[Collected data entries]
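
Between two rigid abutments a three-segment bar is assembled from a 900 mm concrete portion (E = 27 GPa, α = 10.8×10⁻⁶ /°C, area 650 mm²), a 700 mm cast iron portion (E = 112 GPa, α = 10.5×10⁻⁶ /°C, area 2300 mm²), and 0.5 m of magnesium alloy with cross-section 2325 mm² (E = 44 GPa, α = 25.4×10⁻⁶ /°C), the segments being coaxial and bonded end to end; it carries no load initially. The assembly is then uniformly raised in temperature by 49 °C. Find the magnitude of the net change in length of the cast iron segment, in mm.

With the walls removed the bar would change length by δ_free = Σ αᵢΔT Lᵢ = 10.8×10⁻⁶×49×900 + 10.5×10⁻⁶×49×700 + 25.4×10⁻⁶×49×500 = 1.459 mm.
Since the ends are fixed, an axial force P builds up, equal in every segment, with P · Σ Lᵢ/(AᵢEᵢ) = δ_free.
Σ Lᵢ/(AᵢEᵢ) = 900/(650×27×10³) + 700/(2300×112×10³) + 500/(2325×44×10³) = 5.889×10⁻⁵ mm/N.
P = 1.459 / 5.889×10⁻⁵ = 24770 N = 24.77 kN, compressive.
For the cast iron segment, free thermal change = 10.5×10⁻⁶×49×700 = 0.3601 mm and elastic change from P = 24770×700/(2300×112×10³) = 0.06731 mm; these oppose, so the net change is 0.293 mm (segment lengthens).

|ΔL| ≈ 0.293 mm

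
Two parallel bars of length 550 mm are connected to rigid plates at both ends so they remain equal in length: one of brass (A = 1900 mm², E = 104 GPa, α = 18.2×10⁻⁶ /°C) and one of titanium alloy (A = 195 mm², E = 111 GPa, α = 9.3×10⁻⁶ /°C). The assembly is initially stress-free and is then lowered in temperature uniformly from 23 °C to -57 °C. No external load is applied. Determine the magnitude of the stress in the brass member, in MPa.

Both members must finish at the same length. With the larger α, the brass tends to over-contract; the plates restrain it, putting the brass in tension and the titanium alloy in compression. With no external load the two internal forces are equal and opposite, magnitude P.
Compatibility of the two members (thermal + elastic change equal): (α₁ − α₂)ΔT = P·[1/(A₁E₁) + 1/(A₂E₂)].
|α₁ − α₂|·ΔT = 8.9×10⁻⁶ × 80 = 0.000712.
1/(A₁E₁) + 1/(A₂E₂) = 1/(1900×104×10³) + 1/(195×111×10³) = 5.126×10⁻⁸ N⁻¹.
P = 0.000712 / 5.126×10⁻⁸ = 13890 N = 13.89 kN.
σ_{brass} = P/A₁ = 13890/1900 = 7.31 MPa, tensile.

σ ≈ 7.31 MPa (tensile)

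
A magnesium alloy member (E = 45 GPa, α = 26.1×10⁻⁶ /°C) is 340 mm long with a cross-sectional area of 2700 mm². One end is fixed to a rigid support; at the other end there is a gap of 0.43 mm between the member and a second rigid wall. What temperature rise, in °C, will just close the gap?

The gap closes when αΔT L = 0.43 mm, since the member is still unstressed at that instant.
ΔT = 0.43 / (26.1×10⁻⁶ × 340) = 48.46 °C.

ΔT ≈ 48.5 °C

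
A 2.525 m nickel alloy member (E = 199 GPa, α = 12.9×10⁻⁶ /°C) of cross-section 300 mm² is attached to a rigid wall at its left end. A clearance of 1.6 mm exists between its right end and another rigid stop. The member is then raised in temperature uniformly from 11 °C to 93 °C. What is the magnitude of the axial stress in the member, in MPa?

σ ≈ 84.4 MPa (compressive)

If the wall were absent the member would grow by αΔT L = 12.9×10⁻⁶ × 82 × 2525 = 2.671 mm.
This exceeds the 1.6 mm gap, so the wall pushes back. The portion of expansion that must be recovered elastically is δ_free − gap = 2.671 − 1.6 = 1.071 mm.
Compatibility: PL/(AE) = 1.071 mm, so σ = P/A = E × (1.071/2525) = 84.4 MPa.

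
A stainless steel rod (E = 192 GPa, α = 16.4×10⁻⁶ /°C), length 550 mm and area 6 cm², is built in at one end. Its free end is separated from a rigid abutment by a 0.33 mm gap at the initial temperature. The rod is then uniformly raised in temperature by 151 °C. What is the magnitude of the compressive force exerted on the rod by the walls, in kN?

If the wall were absent the rod would grow by αΔT L = 16.4×10⁻⁶ × 151 × 550 = 1.362 mm.
This exceeds the 0.33 mm gap, so the wall pushes back. The portion of expansion that must be recovered elastically is δ_free − gap = 1.362 − 0.33 = 1.032 mm.
Compatibility: PL/(AE) = 1.032 mm, so σ = P/A = E × (1.032/550) = 360.3 MPa.
Force on the wall = σA = 360.3 × 600 mm² = 216.2 kN.

P ≈ 216 kN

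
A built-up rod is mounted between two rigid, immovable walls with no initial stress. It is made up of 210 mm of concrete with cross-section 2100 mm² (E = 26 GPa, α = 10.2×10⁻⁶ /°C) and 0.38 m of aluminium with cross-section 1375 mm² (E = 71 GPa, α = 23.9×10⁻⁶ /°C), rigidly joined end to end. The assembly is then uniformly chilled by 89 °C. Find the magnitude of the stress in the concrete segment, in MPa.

Free thermal contraction of the whole bar: Σ αᵢΔT Lᵢ = 10.2×10⁻⁶×89×210 + 23.9×10⁻⁶×89×380 = 0.9989 mm.
The rigid supports impose zero overall length change; the single axial force P common to all segments must satisfy P Σ Lᵢ/(AᵢEᵢ) = δ_free.
Σ Lᵢ/(AᵢEᵢ) = 210/(2100×26×10³) + 380/(1375×71×10³) = 7.739×10⁻⁶ mm/N.
P = 0.9989 / 7.739×10⁻⁶ = 129100 N = 129.1 kN, tensile.
σ_{concrete} = P / A = 129100 / 2100 = 61.47 MPa.

σ ≈ 61.5 MPa (tensile)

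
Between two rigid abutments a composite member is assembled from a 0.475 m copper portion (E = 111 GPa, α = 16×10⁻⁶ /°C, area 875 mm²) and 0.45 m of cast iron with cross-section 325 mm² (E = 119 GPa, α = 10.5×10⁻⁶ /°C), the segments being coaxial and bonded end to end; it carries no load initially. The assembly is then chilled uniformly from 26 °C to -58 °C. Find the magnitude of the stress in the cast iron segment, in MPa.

σ ≈ 193 MPa (tensile)

With the walls removed the bar would change length by δ_free = Σ αᵢΔT Lᵢ = 16×10⁻⁶×84×475 + 10.5×10⁻⁶×84×450 = 1.035 mm.
Since the ends are fixed, an axial force P builds up, equal in every segment, with P · Σ Lᵢ/(AᵢEᵢ) = δ_free.
The series flexibility is Σ Lᵢ/(AᵢEᵢ) = 475/(875×111×10³) + 450/(325×119×10³) = 1.653×10⁻⁵ mm/N.
So P = 1.035 / 1.653×10⁻⁵ = 62.65 kN, tensile.
σ_{cast iron} = P / A = 62650 / 325 = 192.8 MPa.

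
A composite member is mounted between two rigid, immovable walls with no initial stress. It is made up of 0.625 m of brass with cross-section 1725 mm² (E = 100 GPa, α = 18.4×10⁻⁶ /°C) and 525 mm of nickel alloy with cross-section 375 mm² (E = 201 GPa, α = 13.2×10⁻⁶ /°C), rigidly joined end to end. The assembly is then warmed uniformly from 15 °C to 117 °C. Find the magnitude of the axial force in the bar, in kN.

P ≈ 178 kN (compressive)

With the walls removed the bar would change length by δ_free = Σ αᵢΔT Lᵢ = 18.4×10⁻⁶×102×625 + 13.2×10⁻⁶×102×525 = 1.88 mm.
The walls prevent any net length change, so an axial force P (same in every segment) develops. Compatibility: P · Σ Lᵢ/(AᵢEᵢ) = δ_free.
The series flexibility is Σ Lᵢ/(AᵢEᵢ) = 625/(1725×100×10³) + 525/(375×201×10³) = 1.059×10⁻⁵ mm/N.
Hence P = δ_free / Σ(L/AE) = 1.88/1.059×10⁻⁵ = 177.5 kN (compressive).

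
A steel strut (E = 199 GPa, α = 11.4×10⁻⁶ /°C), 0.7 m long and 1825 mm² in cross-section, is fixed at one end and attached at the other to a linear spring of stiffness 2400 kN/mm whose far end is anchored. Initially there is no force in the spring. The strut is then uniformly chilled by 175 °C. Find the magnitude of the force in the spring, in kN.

P ≈ 596 kN

If the spring were absent the strut would shorten by αΔT L = 11.4×10⁻⁶ × 175 × 700 = 1.396 mm.
With a force P in the spring, the elastic change of the strut is PL/(AE) and that of the spring is P/k; compatibility requires their sum to equal δ_free.
P [ L/(AE) + 1/k ] = δ_free → P [ 700/(1825×199×10³) + 1/(2400×10³) ] = 1.396.
P = 1.396 / 2.344×10⁻⁶ = 595700 N.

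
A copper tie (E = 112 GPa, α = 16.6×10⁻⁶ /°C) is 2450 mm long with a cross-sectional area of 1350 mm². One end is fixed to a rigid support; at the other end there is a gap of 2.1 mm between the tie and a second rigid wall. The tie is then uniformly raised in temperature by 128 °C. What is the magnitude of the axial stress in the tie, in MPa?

If the wall were absent the tie would grow by αΔT L = 16.6×10⁻⁶ × 128 × 2450 = 5.206 mm.
The gap closes (δ_free > 2.1 mm) and the wall then resists a further 5.206 − 2.1 = 3.106 mm of expansion.
That suppressed elongation corresponds to σ = E·Δ/L = 112×10³ × 3.106/2450 = 142 MPa.

σ ≈ 142 MPa (compressive)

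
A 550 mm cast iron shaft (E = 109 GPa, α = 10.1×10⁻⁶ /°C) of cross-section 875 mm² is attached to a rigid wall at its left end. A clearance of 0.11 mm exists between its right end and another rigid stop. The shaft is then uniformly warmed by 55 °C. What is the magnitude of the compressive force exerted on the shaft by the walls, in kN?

P ≈ 33.9 kN

Unrestrained expansion: δ_free = αΔT L = 10.1×10⁻⁶ × 55 × 550 = 0.3055 mm.
This exceeds the 0.11 mm gap, so the wall pushes back. The portion of expansion that must be recovered elastically is δ_free − gap = 0.3055 − 0.11 = 0.1955 mm.
So σ = E(δ_free − g)/L = 109×10³ × 0.1955/550 = 38.75 MPa.
Force on the wall = σA = 38.75 × 875 mm² = 33.91 kN.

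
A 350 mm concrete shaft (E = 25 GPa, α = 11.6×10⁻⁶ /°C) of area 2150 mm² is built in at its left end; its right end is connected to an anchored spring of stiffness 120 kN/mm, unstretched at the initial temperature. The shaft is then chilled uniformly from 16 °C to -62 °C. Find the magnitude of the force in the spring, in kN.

If the spring were absent the shaft would shorten by αΔT L = 11.6×10⁻⁶ × 78 × 350 = 0.3167 mm.
With a force P in the spring, the elastic change of the shaft is PL/(AE) and that of the spring is P/k; compatibility requires their sum to equal δ_free.
So P = δ_free / [L/(AE) + 1/k] = 0.3167 / [ 350/(2150×25×10³) + 1/(120×10³) ].
P = 0.3167 / 1.484×10⁻⁵ = 21330 N.

P ≈ 21.3 kN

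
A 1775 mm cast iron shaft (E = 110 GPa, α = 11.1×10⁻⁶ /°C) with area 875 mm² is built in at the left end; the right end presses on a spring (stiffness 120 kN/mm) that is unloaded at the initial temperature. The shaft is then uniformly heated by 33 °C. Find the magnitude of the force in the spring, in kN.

P ≈ 24.3 kN

If the spring were absent the shaft would lengthen by αΔT L = 11.1×10⁻⁶ × 33 × 1775 = 0.6502 mm.
Let P be the compressive force at the spring. The shaft shortens elastically by PL/(AE) and the spring compresses by P/k; together these equal δ_free.
So P = δ_free / [L/(AE) + 1/k] = 0.6502 / [ 1775/(875×110×10³) + 1/(120×10³) ].
P = 0.6502 / 2.677×10⁻⁵ = 24280 N.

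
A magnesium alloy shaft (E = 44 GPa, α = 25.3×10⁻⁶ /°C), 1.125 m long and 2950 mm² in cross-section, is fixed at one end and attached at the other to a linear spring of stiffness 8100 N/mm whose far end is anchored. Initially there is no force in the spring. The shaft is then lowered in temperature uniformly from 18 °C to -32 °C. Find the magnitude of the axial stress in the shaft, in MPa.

σ ≈ 3.65 MPa (tensile)

If the spring were absent the shaft would shorten by αΔT L = 25.3×10⁻⁶ × 50 × 1125 = 1.423 mm.
With a force P in the spring, the elastic change of the shaft is PL/(AE) and that of the spring is P/k; compatibility requires their sum to equal δ_free.
P [ L/(AE) + 1/k ] = δ_free → P [ 1125/(2950×44×10³) + 1/(8100) ] = 1.423.
P = 1.423 / 0.0001321 = 10770 N.
σ = P/A = 10770/2950 = 3.651 MPa.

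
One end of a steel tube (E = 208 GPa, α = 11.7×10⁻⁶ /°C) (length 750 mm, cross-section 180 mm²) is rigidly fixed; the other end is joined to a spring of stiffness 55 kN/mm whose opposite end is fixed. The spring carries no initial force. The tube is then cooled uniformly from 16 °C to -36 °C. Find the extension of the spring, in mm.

If the spring were absent the tube would shorten by αΔT L = 11.7×10⁻⁶ × 52 × 750 = 0.4563 mm.
Let P be the tensile force in the spring. The tube extends elastically by PL/(AE) and the spring stretches by P/k; together these equal δ_free.
So P = δ_free / [L/(AE) + 1/k] = 0.4563 / [ 750/(180×208×10³) + 1/(55×10³) ].
P = 0.4563 / 3.821×10⁻⁵ = 11940 N.
Spring extension = P/k = 11940/(55×10³) = 0.2171 mm.

δ ≈ 0.217 mm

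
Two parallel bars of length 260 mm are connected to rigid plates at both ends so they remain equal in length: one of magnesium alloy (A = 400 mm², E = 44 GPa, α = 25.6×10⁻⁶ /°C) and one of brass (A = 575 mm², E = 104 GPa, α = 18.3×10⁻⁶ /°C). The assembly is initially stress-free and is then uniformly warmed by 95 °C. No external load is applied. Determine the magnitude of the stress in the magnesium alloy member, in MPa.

σ ≈ 23.6 MPa (compressive)

The magnesium alloy has the larger α, so on heating it would change length more than the brass if both were free. The rigid plates force a common final length, so the magnesium alloy is put into compression and the brass into tension, with equal and opposite forces P (no external load).
Compatibility of the two members (thermal + elastic change equal): (α₁ − α₂)ΔT = P·[1/(A₁E₁) + 1/(A₂E₂)].
|α₁ − α₂|·ΔT = 7.3×10⁻⁶ × 95 = 0.0006935.
1/(A₁E₁) + 1/(A₂E₂) = 1/(400×44×10³) + 1/(575×104×10³) = 7.354×10⁻⁸ N⁻¹.
So P = 0.0006935 / 7.354×10⁻⁸ = 9.43 kN.
σ_{magnesium alloy} = P/A₁ = 9430/400 = 23.58 MPa, compressive.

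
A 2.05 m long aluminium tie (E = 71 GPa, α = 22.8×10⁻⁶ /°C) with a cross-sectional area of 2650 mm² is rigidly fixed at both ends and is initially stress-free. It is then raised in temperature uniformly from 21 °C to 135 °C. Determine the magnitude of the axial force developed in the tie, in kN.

Full restraint means ε = 0, so the stress is σ = EαΔT = 71×10³ × 22.8×10⁻⁶ × 114 = 184.5 MPa.
Then P = σA = 184.5 × 2650 mm² = 489 kN, compressive.

P ≈ 489 kN (compressive)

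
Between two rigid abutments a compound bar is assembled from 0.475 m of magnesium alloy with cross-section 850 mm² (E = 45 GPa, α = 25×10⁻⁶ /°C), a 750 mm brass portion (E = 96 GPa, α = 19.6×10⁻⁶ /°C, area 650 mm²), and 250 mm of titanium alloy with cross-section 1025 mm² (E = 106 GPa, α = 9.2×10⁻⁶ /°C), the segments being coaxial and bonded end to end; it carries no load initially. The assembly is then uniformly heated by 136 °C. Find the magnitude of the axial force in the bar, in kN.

P ≈ 147 kN (compressive)

Free thermal expansion of the whole bar: Σ αᵢΔT Lᵢ = 25×10⁻⁶×136×475 + 19.6×10⁻⁶×136×750 + 9.2×10⁻⁶×136×250 = 3.927 mm.
Since the ends are fixed, an axial force P builds up, equal in every segment, with P · Σ Lᵢ/(AᵢEᵢ) = δ_free.
Σ Lᵢ/(AᵢEᵢ) = 475/(850×45×10³) + 750/(650×96×10³) + 250/(1025×106×10³) = 2.674×10⁻⁵ mm/N.
P = 3.927 / 2.674×10⁻⁵ = 146900 N = 146.9 kN, compressive.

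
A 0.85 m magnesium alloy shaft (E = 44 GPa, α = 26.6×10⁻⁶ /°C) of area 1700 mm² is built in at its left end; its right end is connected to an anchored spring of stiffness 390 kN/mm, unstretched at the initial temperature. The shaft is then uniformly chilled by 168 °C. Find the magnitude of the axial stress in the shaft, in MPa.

The unrestrained thermal change is αΔT L = 26.6×10⁻⁶ × 168 × 850 = 3.798 mm.
With a force P in the spring, the elastic change of the shaft is PL/(AE) and that of the spring is P/k; compatibility requires their sum to equal δ_free.
P [ L/(AE) + 1/k ] = δ_free → P [ 850/(1700×44×10³) + 1/(390×10³) ] = 3.798.
P = 3.798 / 1.393×10⁻⁵ = 272700 N.
σ = P/A = 272700/1700 = 160.4 MPa.

σ ≈ 160 MPa (tensile)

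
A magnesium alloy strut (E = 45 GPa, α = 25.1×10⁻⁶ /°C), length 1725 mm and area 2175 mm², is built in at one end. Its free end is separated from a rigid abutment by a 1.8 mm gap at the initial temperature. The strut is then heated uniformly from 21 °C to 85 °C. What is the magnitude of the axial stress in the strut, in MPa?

σ ≈ 25.3 MPa (compressive)

If the wall were absent the strut would grow by αΔT L = 25.1×10⁻⁶ × 64 × 1725 = 2.771 mm.
After closing the 1.8 mm clearance, 2.771 − 1.8 = 0.971 mm of expansion remains to be suppressed by the wall.
That suppressed elongation corresponds to σ = E·Δ/L = 45×10³ × 0.971/1725 = 25.33 MPa.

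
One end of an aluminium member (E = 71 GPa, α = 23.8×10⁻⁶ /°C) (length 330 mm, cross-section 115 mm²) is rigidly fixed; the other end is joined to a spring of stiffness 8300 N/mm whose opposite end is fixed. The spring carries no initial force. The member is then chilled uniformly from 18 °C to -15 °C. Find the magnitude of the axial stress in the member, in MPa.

Free thermal contraction: δ_free = αΔT L = 23.8×10⁻⁶ × 33 × 330 = 0.2592 mm.
Let P be the tensile force in the spring. The member extends elastically by PL/(AE) and the spring stretches by P/k; together these equal δ_free.
So P = δ_free / [L/(AE) + 1/k] = 0.2592 / [ 330/(115×71×10³) + 1/(8300) ].
P = 0.2592 / 0.0001609 = 1611 N.
σ = P/A = 1611/115 = 14.01 MPa.

σ ≈ 14 MPa (tensile)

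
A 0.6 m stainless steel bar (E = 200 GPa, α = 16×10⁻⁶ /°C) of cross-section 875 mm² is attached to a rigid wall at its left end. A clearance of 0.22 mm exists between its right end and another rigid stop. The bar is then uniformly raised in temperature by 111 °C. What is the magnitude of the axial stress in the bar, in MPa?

σ ≈ 282 MPa (compressive)

Unrestrained expansion: δ_free = αΔT L = 16×10⁻⁶ × 111 × 600 = 1.066 mm.
The gap closes (δ_free > 0.22 mm) and the wall then resists a further 1.066 − 0.22 = 0.8456 mm of expansion.
Compatibility: PL/(AE) = 0.8456 mm, so σ = P/A = E × (0.8456/600) = 281.9 MPa.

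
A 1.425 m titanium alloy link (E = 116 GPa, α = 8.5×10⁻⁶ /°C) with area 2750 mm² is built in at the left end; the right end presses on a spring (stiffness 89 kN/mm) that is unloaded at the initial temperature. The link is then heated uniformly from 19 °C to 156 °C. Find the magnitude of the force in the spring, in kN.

If the spring were absent the link would lengthen by αΔT L = 8.5×10⁻⁶ × 137 × 1425 = 1.659 mm.
With a force P in the spring, the elastic change of the link is PL/(AE) and that of the spring is P/k; compatibility requires their sum to equal δ_free.
So P = δ_free / [L/(AE) + 1/k] = 1.659 / [ 1425/(2750×116×10³) + 1/(89×10³) ].
P = 1.659 / 1.57×10⁻⁵ = 105700 N.

P ≈ 106 kN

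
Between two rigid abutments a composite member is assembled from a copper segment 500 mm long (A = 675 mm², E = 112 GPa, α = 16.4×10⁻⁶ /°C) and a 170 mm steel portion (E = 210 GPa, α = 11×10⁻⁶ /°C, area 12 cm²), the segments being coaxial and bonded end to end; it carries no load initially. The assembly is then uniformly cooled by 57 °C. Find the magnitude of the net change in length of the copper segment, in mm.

|ΔL| ≈ 0.0535 mm

With the walls removed the bar would change length by δ_free = Σ αᵢΔT Lᵢ = 16.4×10⁻⁶×57×500 + 11×10⁻⁶×57×170 = 0.574 mm.
The walls prevent any net length change, so an axial force P (same in every segment) develops. Compatibility: P · Σ Lᵢ/(AᵢEᵢ) = δ_free.
Σ Lᵢ/(AᵢEᵢ) = 500/(675×112×10³) + 170/(1200×210×10³) = 7.288×10⁻⁶ mm/N.
So P = 0.574 / 7.288×10⁻⁶ = 78.75 kN, tensile.
For the copper segment, free thermal change = 16.4×10⁻⁶×57×500 = 0.4674 mm and elastic change from P = 78750×500/(675×112×10³) = 0.5209 mm; these oppose, so the net change is 0.0535 mm (segment lengthens).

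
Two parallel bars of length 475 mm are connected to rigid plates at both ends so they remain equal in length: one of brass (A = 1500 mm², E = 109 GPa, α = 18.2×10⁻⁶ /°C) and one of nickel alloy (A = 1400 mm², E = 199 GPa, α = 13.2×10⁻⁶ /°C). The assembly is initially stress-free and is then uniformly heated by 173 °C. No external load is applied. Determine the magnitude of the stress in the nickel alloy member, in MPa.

Both members must finish at the same length. With the larger α, the brass tends to over-expand; the plates restrain it, putting the brass in compression and the nickel alloy in tension. With no external load the two internal forces are equal and opposite, magnitude P.
Equating the net (thermal + elastic) strains gives |α₁ − α₂|·ΔT = P·[1/(A₁E₁) + 1/(A₂E₂)].
|α₁ − α₂|·ΔT = 5×10⁻⁶ × 173 = 0.000865.
1/(A₁E₁) + 1/(A₂E₂) = 1/(1500×109×10³) + 1/(1400×199×10³) = 9.706×10⁻⁹ N⁻¹.
So P = 0.000865 / 9.706×10⁻⁹ = 89.12 kN.
σ_{nickel alloy} = P/A₂ = 89120/1400 = 63.66 MPa, tensile.

σ ≈ 63.7 MPa (tensile)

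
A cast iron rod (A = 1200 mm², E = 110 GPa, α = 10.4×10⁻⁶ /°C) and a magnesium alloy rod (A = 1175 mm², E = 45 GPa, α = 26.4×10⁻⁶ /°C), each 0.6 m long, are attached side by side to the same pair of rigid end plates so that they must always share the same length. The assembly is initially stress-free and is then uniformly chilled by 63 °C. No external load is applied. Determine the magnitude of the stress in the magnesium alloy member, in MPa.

Both members must finish at the same length. With the larger α, the magnesium alloy tends to over-contract; the plates restrain it, putting the magnesium alloy in tension and the cast iron in compression. With no external load the two internal forces are equal and opposite, magnitude P.
Setting the final lengths equal and cancelling L: (α₁ − α₂)ΔT = P/(A₁E₁) + P/(A₂E₂).
|α₁ − α₂|·ΔT = 16×10⁻⁶ × 63 = 0.001008.
1/(A₁E₁) + 1/(A₂E₂) = 1/(1200×110×10³) + 1/(1175×45×10³) = 2.649×10⁻⁸ N⁻¹.
So P = 0.001008 / 2.649×10⁻⁸ = 38.05 kN.
σ_{magnesium alloy} = P/A₂ = 38050/1175 = 32.39 MPa, tensile.

σ ≈ 32.4 MPa (tensile)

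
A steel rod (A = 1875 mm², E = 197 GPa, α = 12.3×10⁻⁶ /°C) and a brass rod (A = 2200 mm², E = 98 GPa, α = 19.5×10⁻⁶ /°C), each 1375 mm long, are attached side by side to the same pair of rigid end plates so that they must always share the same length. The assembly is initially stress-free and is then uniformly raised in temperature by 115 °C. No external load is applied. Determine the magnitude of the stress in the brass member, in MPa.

Both members must finish at the same length. With the larger α, the brass tends to over-expand; the plates restrain it, putting the brass in compression and the steel in tension. With no external load the two internal forces are equal and opposite, magnitude P.
Equating the net (thermal + elastic) strains gives |α₁ − α₂|·ΔT = P·[1/(A₁E₁) + 1/(A₂E₂)].
|α₁ − α₂|·ΔT = 7.2×10⁻⁶ × 115 = 0.000828.
1/(A₁E₁) + 1/(A₂E₂) = 1/(1875×197×10³) + 1/(2200×98×10³) = 7.345×10⁻⁹ N⁻¹.
So P = 0.000828 / 7.345×10⁻⁹ = 112.7 kN.
σ_{brass} = P/A₂ = 112700/2200 = 51.24 MPa, compressive.

σ ≈ 51.2 MPa (compressive)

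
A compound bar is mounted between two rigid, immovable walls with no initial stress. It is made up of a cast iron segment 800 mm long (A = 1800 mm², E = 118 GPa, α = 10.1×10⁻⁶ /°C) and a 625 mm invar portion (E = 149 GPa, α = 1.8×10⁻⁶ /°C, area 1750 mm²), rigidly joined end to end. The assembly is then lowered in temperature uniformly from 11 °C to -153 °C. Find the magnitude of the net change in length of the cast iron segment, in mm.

Free thermal contraction of the whole bar: Σ αᵢΔT Lᵢ = 10.1×10⁻⁶×164×800 + 1.8×10⁻⁶×164×625 = 1.51 mm.
The walls prevent any net length change, so an axial force P (same in every segment) develops. Compatibility: P · Σ Lᵢ/(AᵢEᵢ) = δ_free.
The series flexibility is Σ Lᵢ/(AᵢEᵢ) = 800/(1800×118×10³) + 625/(1750×149×10³) = 6.163×10⁻⁶ mm/N.
P = 1.51 / 6.163×10⁻⁶ = 244900 N = 244.9 kN, tensile.
For the cast iron segment, free thermal change = 10.1×10⁻⁶×164×800 = 1.325 mm and elastic change from P = 244900×800/(1800×118×10³) = 0.9225 mm; these oppose, so the net change is 0.403 mm (segment shortens).

|ΔL| ≈ 0.403 mm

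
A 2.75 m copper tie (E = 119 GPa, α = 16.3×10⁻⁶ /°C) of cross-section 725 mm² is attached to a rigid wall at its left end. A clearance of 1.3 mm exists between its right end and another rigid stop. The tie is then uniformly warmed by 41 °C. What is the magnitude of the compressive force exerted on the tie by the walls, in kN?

P ≈ 16.9 kN

Free thermal elongation = αΔT L = 16.3×10⁻⁶ × 41 × 2750 = 1.838 mm.
After closing the 1.3 mm clearance, 1.838 − 1.3 = 0.5378 mm of expansion remains to be suppressed by the wall.
So σ = E(δ_free − g)/L = 119×10³ × 0.5378/2750 = 23.27 MPa.
P = σA = 23.27 × 725 = 16.87 kN.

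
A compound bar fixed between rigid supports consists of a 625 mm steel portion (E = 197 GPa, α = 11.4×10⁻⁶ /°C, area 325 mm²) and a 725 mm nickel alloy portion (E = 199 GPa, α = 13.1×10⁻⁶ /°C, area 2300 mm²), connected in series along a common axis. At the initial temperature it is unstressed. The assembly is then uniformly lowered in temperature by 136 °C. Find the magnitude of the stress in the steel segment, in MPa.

If the supports were absent, the total length change would be Σ αᵢΔT Lᵢ = 11.4×10⁻⁶×136×625 + 13.1×10⁻⁶×136×725 = 2.261 mm.
The rigid supports impose zero overall length change; the single axial force P common to all segments must satisfy P Σ Lᵢ/(AᵢEᵢ) = δ_free.
The series flexibility is Σ Lᵢ/(AᵢEᵢ) = 625/(325×197×10³) + 725/(2300×199×10³) = 1.135×10⁻⁵ mm/N.
P = 2.261 / 1.135×10⁻⁵ = 199300 N = 199.3 kN, tensile.
σ_{steel} = P / A = 199300 / 325 = 613.1 MPa.

σ ≈ 613 MPa (tensile)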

| WORK INSTRUCTIONS |
Exactly the lines from the one containing "A compound bar fixed" to the last line of the entries above must be duplicated, with both of those lines included and nothing more.

| SOLUTION FOR THIS EXERCISE |
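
A compound bar fixed between rigid supports consists of a 625 mm steel portion (E = 197 GPa, α = 11.4×10⁻⁶ /°C, area 325 mm²) and a 725 mm nickel alloy portion (E = 199 GPa, α = 13.1×10⁻⁶ /°C, area 2300 mm²), connected in series along a common axis. At the initial temperature it is unstressed. The assembly is then uniformly lowered in temperature by 136 °C. Find the magnitude of the stress in the steel segment, in MPa.

If the supports were absent, the total length change would be Σ αᵢΔT Lᵢ = 11.4×10⁻⁶×136×625 + 13.1×10⁻⁶×136×725 = 2.261 mm.
The rigid supports impose zero overall length change; the single axial force P common to all segments must satisfy P Σ Lᵢ/(AᵢEᵢ) = δ_free.
The series flexibility is Σ Lᵢ/(AᵢEᵢ) = 625/(325×197×10³) + 725/(2300×199×10³) = 1.135×10⁻⁵ mm/N.
P = 2.261 / 1.135×10⁻⁵ = 199300 N = 199.3 kN, tensile.
σ_{steel} = P / A = 199300 / 325 = 613.1 MPa.

σ ≈ 613 MPa (tensile)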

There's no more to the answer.